> Exercise directions: Could you restate every line of the data word for word?

> Task input:
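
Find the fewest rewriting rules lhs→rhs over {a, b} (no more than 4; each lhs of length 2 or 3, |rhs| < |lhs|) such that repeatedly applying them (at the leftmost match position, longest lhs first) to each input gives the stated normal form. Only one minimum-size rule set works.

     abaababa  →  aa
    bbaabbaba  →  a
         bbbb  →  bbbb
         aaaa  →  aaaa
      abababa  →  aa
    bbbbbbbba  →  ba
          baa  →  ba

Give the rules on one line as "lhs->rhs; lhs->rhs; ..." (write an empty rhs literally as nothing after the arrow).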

> Answer box:
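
Find the fewest rewriting rules lhs→rhs over {a, b} (no more than 4; each lhs of length 2 or 3, |rhs| < |lhs|) such that repeatedly applying them (at the leftmost match position, longest lhs first) to each input gives the stated normal form. Only one minimum-size rule set works.

     abaababa  →  aa
    bbaabbaba  →  a
         bbbb  →  bbbb
         aaaa  →  aaaa
      abababa  →  aa
    bbbbbbbba  →  ba
          baa  →  ba

Give the rules on one line as "lhs->rhs; lhs->rhs; ..." (write an empty rhs literally as nothing after the arrow).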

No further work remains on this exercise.